*Assigned task*. Print, exactly as they appear, only the lines from the line that contains "(q_0, a, Y) → (q_0, Y)" through the end of the listing.

::::

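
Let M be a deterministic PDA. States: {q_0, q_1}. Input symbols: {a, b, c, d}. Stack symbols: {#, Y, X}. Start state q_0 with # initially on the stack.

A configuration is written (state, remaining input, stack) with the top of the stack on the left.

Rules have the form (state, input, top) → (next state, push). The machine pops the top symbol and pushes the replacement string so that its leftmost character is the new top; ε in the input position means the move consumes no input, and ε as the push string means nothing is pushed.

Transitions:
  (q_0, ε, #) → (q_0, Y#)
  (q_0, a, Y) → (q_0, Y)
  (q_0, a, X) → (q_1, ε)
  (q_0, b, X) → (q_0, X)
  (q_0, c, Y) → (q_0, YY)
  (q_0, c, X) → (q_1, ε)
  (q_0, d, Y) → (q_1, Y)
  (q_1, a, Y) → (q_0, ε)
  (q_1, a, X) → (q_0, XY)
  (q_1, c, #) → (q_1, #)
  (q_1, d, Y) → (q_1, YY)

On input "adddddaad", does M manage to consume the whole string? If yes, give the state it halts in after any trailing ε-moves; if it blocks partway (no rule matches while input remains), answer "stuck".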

::::

*Task solution*.
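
  (q_0, a, Y) → (q_0, Y)
  (q_0, a, X) → (q_1, ε)
  (q_0, b, X) → (q_0, X)
  (q_0, c, Y) → (q_0, YY)
  (q_0, c, X) → (q_1, ε)
  (q_0, d, Y) → (q_1, Y)
  (q_1, a, Y) → (q_0, ε)
  (q_1, a, X) → (q_0, XY)
  (q_1, c, #) → (q_1, #)
  (q_1, d, Y) → (q_1, YY)

On input "adddddaad", does M manage to consume the whole string? If yes, give the state it halts in after any trailing ε-moves; if it blocks partway (no rule matches while input remains), answer "stuck".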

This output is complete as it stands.